▶ ASSIGNED TASK: Every line of the data below is to be retyped exactly.

▶ EXERCISE MATERIAL:

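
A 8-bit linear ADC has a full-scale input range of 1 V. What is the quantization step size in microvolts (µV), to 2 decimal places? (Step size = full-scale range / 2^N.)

3906.25 µV

1 V / 2^8 = 1 / 256 V = 3906.25 µV.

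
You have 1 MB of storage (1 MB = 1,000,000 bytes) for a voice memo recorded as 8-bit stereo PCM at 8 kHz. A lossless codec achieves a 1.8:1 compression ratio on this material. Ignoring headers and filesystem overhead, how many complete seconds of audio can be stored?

112 seconds

Uncompressed byte rate = 8,000 × 1 × 2 = 16,000 bytes/s.
After 1.8:1 compression, effective rate ≈ 8888.89 bytes/s.
Capacity = 1 × 1,000,000 = 1,000,000 bytes.
1,000,000 / effective rate ≈ 112.5 s → 112 seconds.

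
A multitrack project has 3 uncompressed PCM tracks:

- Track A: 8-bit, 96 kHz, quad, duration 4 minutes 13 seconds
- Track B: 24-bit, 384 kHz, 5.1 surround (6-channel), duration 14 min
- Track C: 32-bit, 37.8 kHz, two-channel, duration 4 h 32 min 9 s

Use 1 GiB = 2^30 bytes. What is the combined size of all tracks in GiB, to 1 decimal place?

Track A: 4 minutes 13 seconds = 253 s; 96,000 × 253 × 1 × 4 = 97,152,000 bytes.
Track B: 14 min = 840 s; 384,000 × 840 × 3 × 6 = 5,806,080,000 bytes.
Track C: 4 h 32 min 9 s = 16,329 s; 37,800 × 16,329 × 4 × 2 = 4,937,889,600 bytes.
Total = 10,841,121,600 bytes = 10.1 GiB.

10.1 GiB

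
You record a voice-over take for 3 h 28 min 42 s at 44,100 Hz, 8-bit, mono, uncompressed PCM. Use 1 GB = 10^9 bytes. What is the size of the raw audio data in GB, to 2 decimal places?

Duration = 3 h 28 min 42 s = 12,522 s.
Bytes = 44,100 samples/s × 12,522 s × 1 bytes/sample × 1 ch = 552,220,200 bytes.
552,220,200 / 1,000,000,000 = 0.55 GB.

0.55 GB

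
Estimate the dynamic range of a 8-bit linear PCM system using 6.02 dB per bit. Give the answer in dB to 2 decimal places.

48.16 dB

8 × 6.02 = 48.16 dB.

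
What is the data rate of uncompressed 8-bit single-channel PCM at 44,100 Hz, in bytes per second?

44,100 bytes/s

Bit rate = 44,100 × 8 × 1 = 352,800 bits/s.
352,800 / 8 = 44,100 bytes/s.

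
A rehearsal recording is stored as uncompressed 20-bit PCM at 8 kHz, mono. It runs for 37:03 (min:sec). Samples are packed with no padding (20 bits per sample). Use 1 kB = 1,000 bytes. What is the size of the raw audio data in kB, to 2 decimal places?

44460.00 kB

Duration = 37:03 (min:sec) = 2,223 s.
Bits = 8,000 × 2,223 × 20 × 1 = 355,680,000 bits = 44,460,000 bytes.
44,460,000 / 1,000 = 44460.00 kB.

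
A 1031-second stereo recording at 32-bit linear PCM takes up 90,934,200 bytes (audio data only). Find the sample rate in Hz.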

▶ EXERCISE RESULT:
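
A 8-bit linear ADC has a full-scale input range of 1 V. What is the quantization step size in microvolts (µV), to 2 decimal places? (Step size = full-scale range / 2^N.)

3906.25 µV

1 V / 2^8 = 1 / 256 V = 3906.25 µV.

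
You have 1 MB of storage (1 MB = 1,000,000 bytes) for a voice memo recorded as 8-bit stereo PCM at 8 kHz. A lossless codec achieves a 1.8:1 compression ratio on this material. Ignoring headers and filesystem overhead, how many complete seconds of audio can be stored?

112 seconds

Uncompressed byte rate = 8,000 × 1 × 2 = 16,000 bytes/s.
After 1.8:1 compression, effective rate ≈ 8888.89 bytes/s.
Capacity = 1 × 1,000,000 = 1,000,000 bytes.
1,000,000 / effective rate ≈ 112.5 s → 112 seconds.

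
A multitrack project has 3 uncompressed PCM tracks:

- Track A: 8-bit, 96 kHz, quad, duration 4 minutes 13 seconds
- Track B: 24-bit, 384 kHz, 5.1 surround (6-channel), duration 14 min
- Track C: 32-bit, 37.8 kHz, two-channel, duration 4 h 32 min 9 s

Use 1 GiB = 2^30 bytes. What is the combined size of all tracks in GiB, to 1 decimal place?

Track A: 4 minutes 13 seconds = 253 s; 96,000 × 253 × 1 × 4 = 97,152,000 bytes.
Track B: 14 min = 840 s; 384,000 × 840 × 3 × 6 = 5,806,080,000 bytes.
Track C: 4 h 32 min 9 s = 16,329 s; 37,800 × 16,329 × 4 × 2 = 4,937,889,600 bytes.
Total = 10,841,121,600 bytes = 10.1 GiB.

10.1 GiB

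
You record a voice-over take for 3 h 28 min 42 s at 44,100 Hz, 8-bit, mono, uncompressed PCM. Use 1 GB = 10^9 bytes. What is the size of the raw audio data in GB, to 2 decimal places?

Duration = 3 h 28 min 42 s = 12,522 s.
Bytes = 44,100 samples/s × 12,522 s × 1 bytes/sample × 1 ch = 552,220,200 bytes.
552,220,200 / 1,000,000,000 = 0.55 GB.

0.55 GB

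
Estimate the dynamic range of a 8-bit linear PCM system using 6.02 dB per bit. Give the answer in dB to 2 decimal places.

48.16 dB

8 × 6.02 = 48.16 dB.

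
What is the data rate of uncompressed 8-bit single-channel PCM at 44,100 Hz, in bytes per second?

44,100 bytes/s

Bit rate = 44,100 × 8 × 1 = 352,800 bits/s.
352,800 / 8 = 44,100 bytes/s.

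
A rehearsal recording is stored as uncompressed 20-bit PCM at 8 kHz, mono. It runs for 37:03 (min:sec). Samples are packed with no padding (20 bits per sample). Use 1 kB = 1,000 bytes. What is the size of the raw audio data in kB, to 2 decimal places?

44460.00 kB

Duration = 37:03 (min:sec) = 2,223 s.
Bits = 8,000 × 2,223 × 20 × 1 = 355,680,000 bits = 44,460,000 bytes.
44,460,000 / 1,000 = 44460.00 kB.

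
A 1031-second stereo recording at 32-bit linear PCM takes up 90,934,200 bytes (audio data only). Find the sample rate in Hz.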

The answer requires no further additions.